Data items
* * * * * * * * *

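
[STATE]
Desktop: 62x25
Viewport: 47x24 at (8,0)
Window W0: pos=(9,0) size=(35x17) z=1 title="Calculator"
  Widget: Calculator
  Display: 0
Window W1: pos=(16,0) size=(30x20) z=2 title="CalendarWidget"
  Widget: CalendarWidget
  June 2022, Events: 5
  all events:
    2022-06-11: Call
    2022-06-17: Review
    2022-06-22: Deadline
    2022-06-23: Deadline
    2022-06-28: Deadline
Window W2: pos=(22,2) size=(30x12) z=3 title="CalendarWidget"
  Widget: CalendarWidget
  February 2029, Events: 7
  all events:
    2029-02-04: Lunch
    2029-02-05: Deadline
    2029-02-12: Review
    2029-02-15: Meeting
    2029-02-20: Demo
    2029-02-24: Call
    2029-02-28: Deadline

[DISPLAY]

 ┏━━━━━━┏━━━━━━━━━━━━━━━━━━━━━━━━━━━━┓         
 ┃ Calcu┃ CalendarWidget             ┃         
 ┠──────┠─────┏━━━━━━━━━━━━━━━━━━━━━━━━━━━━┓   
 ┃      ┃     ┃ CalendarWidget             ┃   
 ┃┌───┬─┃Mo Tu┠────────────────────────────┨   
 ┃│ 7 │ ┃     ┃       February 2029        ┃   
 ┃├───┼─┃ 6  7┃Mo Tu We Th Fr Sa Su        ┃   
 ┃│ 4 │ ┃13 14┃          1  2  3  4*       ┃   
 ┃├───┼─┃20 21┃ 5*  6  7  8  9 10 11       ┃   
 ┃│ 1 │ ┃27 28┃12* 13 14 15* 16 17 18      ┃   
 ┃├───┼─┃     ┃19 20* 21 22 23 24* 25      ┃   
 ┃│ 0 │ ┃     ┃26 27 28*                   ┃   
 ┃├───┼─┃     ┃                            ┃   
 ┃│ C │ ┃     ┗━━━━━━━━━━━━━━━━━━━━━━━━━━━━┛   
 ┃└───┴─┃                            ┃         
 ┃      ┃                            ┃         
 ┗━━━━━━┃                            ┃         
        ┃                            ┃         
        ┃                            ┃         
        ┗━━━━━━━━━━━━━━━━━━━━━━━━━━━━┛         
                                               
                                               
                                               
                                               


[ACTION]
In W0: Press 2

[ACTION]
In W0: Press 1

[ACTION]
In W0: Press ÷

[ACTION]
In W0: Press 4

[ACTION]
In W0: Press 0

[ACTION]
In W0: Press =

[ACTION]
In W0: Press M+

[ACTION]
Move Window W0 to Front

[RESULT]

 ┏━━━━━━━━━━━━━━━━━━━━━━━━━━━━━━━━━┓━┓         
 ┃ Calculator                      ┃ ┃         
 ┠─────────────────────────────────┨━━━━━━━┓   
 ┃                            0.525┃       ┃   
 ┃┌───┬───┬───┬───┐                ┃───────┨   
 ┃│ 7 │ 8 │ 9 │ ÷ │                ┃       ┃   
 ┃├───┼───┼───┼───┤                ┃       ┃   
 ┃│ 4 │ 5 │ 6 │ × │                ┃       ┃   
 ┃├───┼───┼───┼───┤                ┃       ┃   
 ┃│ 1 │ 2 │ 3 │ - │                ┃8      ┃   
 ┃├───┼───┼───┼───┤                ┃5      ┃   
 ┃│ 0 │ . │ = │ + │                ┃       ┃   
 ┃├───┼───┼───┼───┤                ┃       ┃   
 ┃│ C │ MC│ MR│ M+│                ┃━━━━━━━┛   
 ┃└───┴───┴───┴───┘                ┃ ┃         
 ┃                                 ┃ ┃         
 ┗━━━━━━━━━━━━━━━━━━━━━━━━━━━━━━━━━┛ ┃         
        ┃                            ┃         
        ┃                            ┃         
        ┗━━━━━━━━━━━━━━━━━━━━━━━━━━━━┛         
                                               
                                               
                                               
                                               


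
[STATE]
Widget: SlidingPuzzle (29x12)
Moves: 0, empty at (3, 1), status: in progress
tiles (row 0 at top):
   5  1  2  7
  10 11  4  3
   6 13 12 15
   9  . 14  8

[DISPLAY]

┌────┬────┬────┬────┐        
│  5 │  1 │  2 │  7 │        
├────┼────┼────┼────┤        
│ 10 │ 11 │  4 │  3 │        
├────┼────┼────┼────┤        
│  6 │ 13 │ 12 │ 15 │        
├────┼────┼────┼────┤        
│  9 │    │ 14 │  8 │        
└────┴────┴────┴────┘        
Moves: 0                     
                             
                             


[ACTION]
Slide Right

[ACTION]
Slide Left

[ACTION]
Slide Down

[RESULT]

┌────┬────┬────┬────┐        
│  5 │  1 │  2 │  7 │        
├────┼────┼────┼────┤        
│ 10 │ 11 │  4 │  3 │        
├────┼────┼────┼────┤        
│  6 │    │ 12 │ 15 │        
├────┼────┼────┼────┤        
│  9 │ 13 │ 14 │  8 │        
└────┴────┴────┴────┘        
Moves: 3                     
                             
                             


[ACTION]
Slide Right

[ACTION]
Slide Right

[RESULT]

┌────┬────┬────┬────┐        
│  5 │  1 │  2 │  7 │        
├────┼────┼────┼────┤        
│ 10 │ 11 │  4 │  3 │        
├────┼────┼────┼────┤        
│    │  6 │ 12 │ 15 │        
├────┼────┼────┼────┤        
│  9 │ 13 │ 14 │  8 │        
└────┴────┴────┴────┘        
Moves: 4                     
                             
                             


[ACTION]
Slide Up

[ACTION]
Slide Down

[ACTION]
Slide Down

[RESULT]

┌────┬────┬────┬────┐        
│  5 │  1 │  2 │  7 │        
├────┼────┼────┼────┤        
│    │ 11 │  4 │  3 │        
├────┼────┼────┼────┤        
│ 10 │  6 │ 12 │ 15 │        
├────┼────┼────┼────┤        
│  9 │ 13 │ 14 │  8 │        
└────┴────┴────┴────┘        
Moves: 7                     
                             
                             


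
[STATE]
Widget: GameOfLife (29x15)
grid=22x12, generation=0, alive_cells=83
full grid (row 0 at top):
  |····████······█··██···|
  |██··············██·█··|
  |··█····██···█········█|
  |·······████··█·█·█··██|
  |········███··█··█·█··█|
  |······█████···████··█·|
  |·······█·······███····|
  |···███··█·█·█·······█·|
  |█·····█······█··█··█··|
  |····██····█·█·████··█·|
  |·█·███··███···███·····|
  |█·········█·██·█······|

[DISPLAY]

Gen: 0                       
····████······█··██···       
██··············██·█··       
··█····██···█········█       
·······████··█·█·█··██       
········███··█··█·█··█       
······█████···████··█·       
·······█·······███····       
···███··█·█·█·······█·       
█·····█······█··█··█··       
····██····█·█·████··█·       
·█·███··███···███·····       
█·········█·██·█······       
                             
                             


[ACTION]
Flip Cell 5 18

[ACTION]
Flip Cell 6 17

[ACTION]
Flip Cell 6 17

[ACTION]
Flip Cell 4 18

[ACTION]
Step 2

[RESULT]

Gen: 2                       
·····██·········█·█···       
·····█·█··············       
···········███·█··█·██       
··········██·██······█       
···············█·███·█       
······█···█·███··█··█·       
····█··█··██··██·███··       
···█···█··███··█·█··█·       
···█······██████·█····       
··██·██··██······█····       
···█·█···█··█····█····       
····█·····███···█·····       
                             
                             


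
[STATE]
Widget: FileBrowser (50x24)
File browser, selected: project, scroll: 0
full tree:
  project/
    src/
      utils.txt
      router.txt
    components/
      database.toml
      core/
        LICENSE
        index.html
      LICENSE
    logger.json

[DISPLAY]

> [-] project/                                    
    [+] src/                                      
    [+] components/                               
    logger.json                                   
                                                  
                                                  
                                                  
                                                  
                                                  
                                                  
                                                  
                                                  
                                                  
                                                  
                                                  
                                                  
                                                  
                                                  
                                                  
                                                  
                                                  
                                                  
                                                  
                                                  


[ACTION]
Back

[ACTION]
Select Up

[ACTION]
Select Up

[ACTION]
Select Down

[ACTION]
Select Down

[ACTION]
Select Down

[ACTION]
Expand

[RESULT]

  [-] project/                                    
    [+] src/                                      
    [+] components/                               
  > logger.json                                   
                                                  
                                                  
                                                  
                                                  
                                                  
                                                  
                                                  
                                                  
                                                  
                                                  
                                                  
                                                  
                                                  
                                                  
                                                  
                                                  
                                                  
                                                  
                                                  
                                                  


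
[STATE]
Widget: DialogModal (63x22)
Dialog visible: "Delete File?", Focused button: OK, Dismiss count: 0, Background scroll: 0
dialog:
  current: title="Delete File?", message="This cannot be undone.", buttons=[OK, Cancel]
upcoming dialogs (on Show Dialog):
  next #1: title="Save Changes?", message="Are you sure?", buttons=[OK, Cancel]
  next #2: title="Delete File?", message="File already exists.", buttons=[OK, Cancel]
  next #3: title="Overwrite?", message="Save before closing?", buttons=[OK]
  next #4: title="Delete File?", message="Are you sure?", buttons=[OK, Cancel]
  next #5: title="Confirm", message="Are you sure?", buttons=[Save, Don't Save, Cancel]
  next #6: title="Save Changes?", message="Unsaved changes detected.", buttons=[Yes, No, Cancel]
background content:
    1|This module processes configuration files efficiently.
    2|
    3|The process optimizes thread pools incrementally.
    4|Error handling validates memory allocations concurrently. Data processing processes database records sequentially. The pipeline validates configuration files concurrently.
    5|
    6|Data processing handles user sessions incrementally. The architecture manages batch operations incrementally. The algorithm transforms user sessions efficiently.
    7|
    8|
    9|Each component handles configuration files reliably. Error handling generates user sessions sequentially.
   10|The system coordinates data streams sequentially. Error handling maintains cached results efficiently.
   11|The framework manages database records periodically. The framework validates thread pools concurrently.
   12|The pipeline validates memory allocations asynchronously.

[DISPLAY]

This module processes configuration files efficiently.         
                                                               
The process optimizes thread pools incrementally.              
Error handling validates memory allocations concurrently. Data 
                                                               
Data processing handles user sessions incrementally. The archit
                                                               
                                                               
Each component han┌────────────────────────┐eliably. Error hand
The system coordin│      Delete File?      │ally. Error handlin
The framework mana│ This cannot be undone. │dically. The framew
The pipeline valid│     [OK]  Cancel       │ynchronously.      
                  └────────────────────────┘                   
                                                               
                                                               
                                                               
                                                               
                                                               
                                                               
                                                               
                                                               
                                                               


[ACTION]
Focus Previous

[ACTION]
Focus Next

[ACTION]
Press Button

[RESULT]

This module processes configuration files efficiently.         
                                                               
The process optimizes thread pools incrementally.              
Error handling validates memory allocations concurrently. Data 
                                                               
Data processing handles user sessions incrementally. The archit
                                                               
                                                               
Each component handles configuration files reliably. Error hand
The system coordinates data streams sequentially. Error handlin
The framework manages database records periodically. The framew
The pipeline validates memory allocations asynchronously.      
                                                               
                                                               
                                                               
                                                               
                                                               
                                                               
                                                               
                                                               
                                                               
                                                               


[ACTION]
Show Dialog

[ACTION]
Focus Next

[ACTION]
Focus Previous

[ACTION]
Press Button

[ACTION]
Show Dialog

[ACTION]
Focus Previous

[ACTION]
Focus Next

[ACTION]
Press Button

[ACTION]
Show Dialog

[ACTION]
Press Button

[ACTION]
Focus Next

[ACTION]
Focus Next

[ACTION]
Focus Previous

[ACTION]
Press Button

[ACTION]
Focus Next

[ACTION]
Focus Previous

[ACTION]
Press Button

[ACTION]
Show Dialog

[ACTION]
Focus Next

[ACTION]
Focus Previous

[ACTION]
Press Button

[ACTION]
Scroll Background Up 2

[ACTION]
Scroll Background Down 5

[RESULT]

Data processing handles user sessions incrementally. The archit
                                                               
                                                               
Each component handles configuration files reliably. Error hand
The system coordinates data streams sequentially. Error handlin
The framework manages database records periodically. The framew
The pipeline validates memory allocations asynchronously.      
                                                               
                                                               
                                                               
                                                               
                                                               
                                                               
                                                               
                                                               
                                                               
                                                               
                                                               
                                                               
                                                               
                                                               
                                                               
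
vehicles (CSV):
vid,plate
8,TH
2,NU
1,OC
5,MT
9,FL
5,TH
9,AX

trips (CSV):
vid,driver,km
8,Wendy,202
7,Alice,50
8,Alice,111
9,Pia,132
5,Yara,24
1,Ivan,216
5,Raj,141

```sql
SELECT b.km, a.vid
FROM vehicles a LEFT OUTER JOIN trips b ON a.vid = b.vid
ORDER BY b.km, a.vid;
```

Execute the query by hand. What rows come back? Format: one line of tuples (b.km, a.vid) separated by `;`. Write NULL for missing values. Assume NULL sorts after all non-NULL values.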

* * * * * * * * *

● **Task directions**
Filter the entries above down to the lines that contain the word "vehicles".

● **Expected answer**
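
vehicles (CSV):
FROM vehicles a LEFT OUTER JOIN trips b ON a.vid = b.vid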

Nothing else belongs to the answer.